*** Dataset records Section Begins ***

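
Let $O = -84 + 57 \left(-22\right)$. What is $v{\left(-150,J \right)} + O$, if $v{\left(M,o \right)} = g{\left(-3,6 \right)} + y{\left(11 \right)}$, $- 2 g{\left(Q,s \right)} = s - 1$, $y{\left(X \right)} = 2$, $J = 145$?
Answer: $- \frac{2677}{2} \approx -1338.5$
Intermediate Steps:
$g{\left(Q,s \right)} = \frac{1}{2} - \frac{s}{2}$ ($g{\left(Q,s \right)} = - \frac{s - 1}{2} = - \frac{-1 + s}{2} = \frac{1}{2} - \frac{s}{2}$)
$O = -1338$ ($O = -84 - 1254 = -1338$)
$v{\left(M,o \right)} = - \frac{1}{2}$ ($v{\left(M,o \right)} = \left(\frac{1}{2} - 3\right) + 2 = - \frac{5}{2} + 2 = - \frac{1}{2}$)
$v{\left(-150,J \right)} + O = - \frac{1}{2} - 1338 = - \frac{2677}{2}$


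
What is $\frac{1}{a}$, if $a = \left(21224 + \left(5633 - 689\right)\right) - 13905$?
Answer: $\frac{1}{12263} \approx 8.1546 \cdot 10^{-5}$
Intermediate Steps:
$a = 12263$ ($a = \left(21224 + 4944\right) - 13905 = 26168 - 13905 = 12263$)
$\frac{1}{a} = \frac{1}{12263}$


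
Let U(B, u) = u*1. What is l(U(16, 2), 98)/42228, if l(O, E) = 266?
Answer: 133/21114 ≈ 0.0062991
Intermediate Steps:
U(B, u) = u
l(U(16, 2), 98)/42228 = 266/42228 = 266*(1/42228) = 133/21114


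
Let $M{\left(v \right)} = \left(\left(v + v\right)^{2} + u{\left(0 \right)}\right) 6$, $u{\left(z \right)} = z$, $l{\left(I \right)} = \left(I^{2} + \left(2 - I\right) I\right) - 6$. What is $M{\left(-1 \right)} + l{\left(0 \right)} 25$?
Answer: $-126$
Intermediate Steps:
$l{\left(I \right)} = -6 + I^{2} + I \left(2 - I\right)$ ($l{\left(I \right)} = \left(I^{2} + I \left(2 - I\right)\right) - 6 = -6 + I^{2} + I \left(2 - I\right)$)
$M{\left(v \right)} = 24 v^{2}$ ($M{\left(v \right)} = \left(\left(v + v\right)^{2} + 0\right) 6 = \left(\left(2 v\right)^{2} + 0\right) 6 = \left(4 v^{2} + 0\right) 6 = 4 v^{2} \cdot 6 = 24 v^{2}$)
$M{\left(-1 \right)} + l{\left(0 \right)} 25 = 24 \left(-1\right)^{2} + \left(-6 + 2 \cdot 0\right) 25 = 24 \cdot 1 + \left(-6 + 0\right) 25 = 24 - 150 = -126$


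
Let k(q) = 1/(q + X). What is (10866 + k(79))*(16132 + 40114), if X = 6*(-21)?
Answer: 28724888446/47 ≈ 6.1117e+8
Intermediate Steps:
X = -126
k(q) = 1/(-126 + q) (k(q) = 1/(q - 126) = 1/(-126 + q))
(10866 + k(79))*(16132 + 40114) = (10866 + 1/(-126 + 79))*(16132 + 40114) = (10866 + 1/(-47))*56246 = (10866 - 1/47)*56246 = (510701/47)*56246 = 28724888446/47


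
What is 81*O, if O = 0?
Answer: 0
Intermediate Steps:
81*O = 81*0 = 0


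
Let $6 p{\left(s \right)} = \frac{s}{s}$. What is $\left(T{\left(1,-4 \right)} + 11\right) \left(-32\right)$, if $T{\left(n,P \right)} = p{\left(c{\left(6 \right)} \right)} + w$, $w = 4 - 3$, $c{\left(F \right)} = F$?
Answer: $- \frac{1168}{3} \approx -389.33$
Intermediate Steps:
$p{\left(s \right)} = \frac{1}{6}$ ($p{\left(s \right)} = \frac{s \frac{1}{s}}{6} = \frac{1}{6} \cdot 1 = \frac{1}{6}$)
$w = 1$ ($w = 4 - 3 = 1$)
$T{\left(n,P \right)} = \frac{7}{6}$ ($T{\left(n,P \right)} = \frac{1}{6} + 1 = \frac{7}{6}$)
$\left(T{\left(1,-4 \right)} + 11\right) \left(-32\right) = \left(\frac{7}{6} + 11\right) \left(-32\right) = \frac{73}{6} \left(-32\right) = - \frac{1168}{3}$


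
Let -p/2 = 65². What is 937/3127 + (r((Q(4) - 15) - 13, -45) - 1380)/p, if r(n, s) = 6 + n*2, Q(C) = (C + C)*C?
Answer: 6094566/13211575 ≈ 0.46131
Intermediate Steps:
Q(C) = 2*C² (Q(C) = (2*C)*C = 2*C²)
p = -8450 (p = -2*65² = -2*4225 = -8450)
r(n, s) = 6 + 2*n
937/3127 + (r((Q(4) - 15) - 13, -45) - 1380)/p = 937/3127 + ((6 + 2*((2*4² - 15) - 13)) - 1380)/(-8450) = 937*(1/3127) + ((6 + 2*((2*16 - 15) - 13)) - 1380)*(-1/8450) = 937/3127 + ((6 + 2*((32 - 15) - 13)) - 1380)*(-1/8450) = 937/3127 + ((6 + 2*(17 - 13)) - 1380)*(-1/8450) = 937/3127 + ((6 + 2*4) - 1380)*(-1/8450) = 937/3127 + ((6 + 8) - 1380)*(-1/8450) = 937/3127 + (14 - 1380)*(-1/8450) = 937/3127 - 1366*(-1/8450) = 937/3127 + 683/4225 = 6094566/13211575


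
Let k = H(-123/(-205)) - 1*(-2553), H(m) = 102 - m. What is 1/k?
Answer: 5/13272 ≈ 0.00037673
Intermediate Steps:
k = 13272/5 (k = (102 - (-123)/(-205)) - 1*(-2553) = (102 - (-123)*(-1)/205) + 2553 = (102 - 1*⅗) + 2553 = (102 - ⅗) + 2553 = 507/5 + 2553 = 13272/5 ≈ 2654.4)
1/k = 1/(13272/5) = 5/13272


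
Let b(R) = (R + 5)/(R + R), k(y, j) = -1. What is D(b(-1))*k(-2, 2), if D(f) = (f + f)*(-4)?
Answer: -16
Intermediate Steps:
b(R) = (5 + R)/(2*R) (b(R) = (5 + R)/((2*R)) = (5 + R)*(1/(2*R)) = (5 + R)/(2*R))
D(f) = -8*f (D(f) = (2*f)*(-4) = -8*f)
D(b(-1))*k(-2, 2) = -4*(5 - 1)/(-1)*(-1) = -4*(-1)*4*(-1) = -8*(-2)*(-1) = 16*(-1) = -16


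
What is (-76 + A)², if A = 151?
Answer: 5625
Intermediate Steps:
(-76 + A)² = (-76 + 151)² = 75² = 5625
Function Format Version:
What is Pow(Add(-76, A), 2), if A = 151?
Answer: 5625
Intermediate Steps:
Pow(Add(-76, A), 2) = Pow(Add(-76, 151), 2) = Pow(75, 2) = 5625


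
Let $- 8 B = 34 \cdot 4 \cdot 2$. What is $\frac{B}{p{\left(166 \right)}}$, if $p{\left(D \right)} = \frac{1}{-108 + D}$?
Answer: $-1972$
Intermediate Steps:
$B = -34$ ($B = - \frac{34 \cdot 4 \cdot 2}{8} = - \frac{136 \cdot 2}{8} = \left(- \frac{1}{8}\right) 272 = -34$)
$\frac{B}{p{\left(166 \right)}} = - \frac{34}{\frac{1}{-108 + 166}} = - \frac{34}{\frac{1}{58}} = - 34 \frac{1}{\frac{1}{58}} = \left(-34\right) 58 = -1972$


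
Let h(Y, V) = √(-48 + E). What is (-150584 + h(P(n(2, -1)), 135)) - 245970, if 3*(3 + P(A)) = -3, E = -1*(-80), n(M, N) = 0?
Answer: -396554 + 4*√2 ≈ -3.9655e+5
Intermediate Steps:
E = 80
P(A) = -4 (P(A) = -3 + (⅓)*(-3) = -3 - 1 = -4)
h(Y, V) = 4*√2 (h(Y, V) = √(-48 + 80) = √32 = 4*√2)
(-150584 + h(P(n(2, -1)), 135)) - 245970 = (-150584 + 4*√2) - 245970 = -396554 + 4*√2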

*** Dataset records Section Ends ***

Your assignment:
Both end lines included, restate word for word the lines above from the line with "What is Pow(Add(-76, A), 2), if A = 151?" to the line with "Answer: -396554 + 4*√2 ≈ -3.9655e+5", and nothing else.

Exercise answer:
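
What is Pow(Add(-76, A), 2), if A = 151?
Answer: 5625
Intermediate Steps:
Pow(Add(-76, A), 2) = Pow(Add(-76, 151), 2) = Pow(75, 2) = 5625


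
Let $- 8 B = 34 \cdot 4 \cdot 2$. What is $\frac{B}{p{\left(166 \right)}}$, if $p{\left(D \right)} = \frac{1}{-108 + D}$?
Answer: $-1972$
Intermediate Steps:
$B = -34$ ($B = - \frac{34 \cdot 4 \cdot 2}{8} = - \frac{136 \cdot 2}{8} = \left(- \frac{1}{8}\right) 272 = -34$)
$\frac{B}{p{\left(166 \right)}} = - \frac{34}{\frac{1}{-108 + 166}} = - \frac{34}{\frac{1}{58}} = - 34 \frac{1}{\frac{1}{58}} = \left(-34\right) 58 = -1972$


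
Let h(Y, V) = √(-48 + E). What is (-150584 + h(P(n(2, -1)), 135)) - 245970, if 3*(3 + P(A)) = -3, E = -1*(-80), n(M, N) = 0?
Answer: -396554 + 4*√2 ≈ -3.9655e+5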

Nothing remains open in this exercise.